--- EXERCISE ---
When the string "move" is part of a line below, that line should be copied.

--- STUDY MATERIAL ---
┌──
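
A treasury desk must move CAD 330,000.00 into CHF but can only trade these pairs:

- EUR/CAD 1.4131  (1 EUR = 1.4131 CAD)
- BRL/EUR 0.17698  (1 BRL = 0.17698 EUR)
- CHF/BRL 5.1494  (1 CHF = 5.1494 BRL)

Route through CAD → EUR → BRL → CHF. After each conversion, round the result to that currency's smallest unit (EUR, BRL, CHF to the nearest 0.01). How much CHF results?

CHF 256,247.85

CAD 330,000.00 ÷ 1.4131 = EUR 233,529.12
EUR 233,529.12 ÷ 0.17698 = BRL 1,319,522.66
BRL 1,319,522.66 ÷ 5.1494 = CHF 256,247.85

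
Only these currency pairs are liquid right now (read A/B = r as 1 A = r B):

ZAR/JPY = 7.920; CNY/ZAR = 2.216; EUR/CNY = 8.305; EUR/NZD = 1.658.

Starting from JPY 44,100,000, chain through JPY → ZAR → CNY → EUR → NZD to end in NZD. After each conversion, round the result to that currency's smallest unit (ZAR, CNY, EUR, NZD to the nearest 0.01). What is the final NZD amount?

NZD 501,635.83

JPY 44,100,000 ÷ 7.920 = ZAR 5,568,181.82
ZAR 5,568,181.82 ÷ 2.216 = CNY 2,512,717.43
CNY 2,512,717.43 ÷ 8.305 = EUR 302,554.78
EUR 302,554.78 × 1.658 = NZD 501,635.83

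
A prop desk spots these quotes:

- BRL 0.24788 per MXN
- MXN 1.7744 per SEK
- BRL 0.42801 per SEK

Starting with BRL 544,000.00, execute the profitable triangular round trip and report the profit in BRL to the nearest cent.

Profitable loop is BRL → SEK → MXN → BRL:
BRL 544,000.00 ÷ 0.42801 = SEK 1,270,998.34
SEK 1,270,998.34 × 1.7744 = MXN 2,255,259.46
MXN 2,255,259.46 × 0.24788 = BRL 559,033.71
Profit = BRL 559,033.71 − BRL 544,000.00

Profit: BRL 15,033.71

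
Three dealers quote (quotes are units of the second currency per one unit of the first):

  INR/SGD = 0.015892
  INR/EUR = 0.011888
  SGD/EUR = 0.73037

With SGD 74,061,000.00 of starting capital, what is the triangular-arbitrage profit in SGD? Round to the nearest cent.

Profit: SGD 1,792,720.24

Profitable loop is SGD → INR → EUR → SGD:
SGD 74,061,000.00 ÷ 0.015892 = INR 4,660,269,317.90
INR 4,660,269,317.90 × 0.011888 = EUR 55,401,281.65
EUR 55,401,281.65 ÷ 0.73037 = SGD 75,853,720.24
Profit = SGD 75,853,720.24 − SGD 74,061,000.00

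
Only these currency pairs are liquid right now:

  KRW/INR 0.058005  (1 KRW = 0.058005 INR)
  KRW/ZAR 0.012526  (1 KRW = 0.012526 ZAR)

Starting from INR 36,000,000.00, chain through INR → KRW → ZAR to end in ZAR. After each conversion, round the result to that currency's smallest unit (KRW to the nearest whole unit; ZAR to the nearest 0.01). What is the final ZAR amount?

ZAR 7,774,088.44

INR 36,000,000.00 ÷ 0.058005 = KRW 620,636,152
KRW 620,636,152 × 0.012526 = ZAR 7,774,088.44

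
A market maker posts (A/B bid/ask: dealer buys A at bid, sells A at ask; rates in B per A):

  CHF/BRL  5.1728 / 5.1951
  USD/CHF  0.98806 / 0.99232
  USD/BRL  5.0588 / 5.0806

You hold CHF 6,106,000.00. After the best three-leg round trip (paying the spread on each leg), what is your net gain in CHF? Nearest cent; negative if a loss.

Net profit: CHF 36,579.72

Best loop CHF → BRL → USD → CHF:
CHF 6,106,000.00 × 5.1728 (sell CHF at bid) = BRL 31,585,116.80
BRL 31,585,116.80 ÷ 5.0806 (buy USD at ask) = USD 6,216,808.41
USD 6,216,808.41 × 0.98806 (sell USD at bid) = CHF 6,142,579.72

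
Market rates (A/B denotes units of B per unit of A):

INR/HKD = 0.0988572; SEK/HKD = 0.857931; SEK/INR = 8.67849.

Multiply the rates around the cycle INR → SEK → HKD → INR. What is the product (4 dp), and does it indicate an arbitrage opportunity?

Around INR → SEK → HKD → INR: 1 ÷ 8.67849 × 0.857931 ÷ 0.0988572 = 1.000000
Product ≈ 1 (deviation 0.000%, within rounding noise).

1.0000 (no arbitrage)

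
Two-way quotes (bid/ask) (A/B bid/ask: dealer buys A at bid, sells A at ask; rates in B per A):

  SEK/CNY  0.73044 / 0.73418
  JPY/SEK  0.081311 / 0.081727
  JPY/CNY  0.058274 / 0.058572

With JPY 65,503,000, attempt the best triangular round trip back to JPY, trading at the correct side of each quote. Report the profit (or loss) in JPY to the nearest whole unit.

Net profit: JPY 917,935

Best loop JPY → SEK → CNY → JPY:
JPY 65,503,000 × 0.081311 (sell JPY at bid) = SEK 5,326,114.43
SEK 5,326,114.43 × 0.73044 (sell SEK at bid) = CNY 3,890,407.03
CNY 3,890,407.03 ÷ 0.058572 (buy JPY at ask) = JPY 66,420,935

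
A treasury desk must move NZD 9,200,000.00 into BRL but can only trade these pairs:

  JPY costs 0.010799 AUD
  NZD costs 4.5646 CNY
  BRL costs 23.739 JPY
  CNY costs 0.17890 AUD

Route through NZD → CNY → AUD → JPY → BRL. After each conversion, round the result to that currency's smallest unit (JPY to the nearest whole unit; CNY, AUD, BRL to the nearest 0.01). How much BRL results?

BRL 29,305,891.15

NZD 9,200,000.00 × 4.5646 = CNY 41,994,320.00
CNY 41,994,320.00 × 0.17890 = AUD 7,512,783.85
AUD 7,512,783.85 ÷ 0.010799 = JPY 695,692,550
JPY 695,692,550 ÷ 23.739 = BRL 29,305,891.15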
└──
--- RESULT FOR THIS TASK ---
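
A treasury desk must move CAD 330,000.00 into CHF but can only trade these pairs:
A treasury desk must move NZD 9,200,000.00 into BRL but can only trade these pairs: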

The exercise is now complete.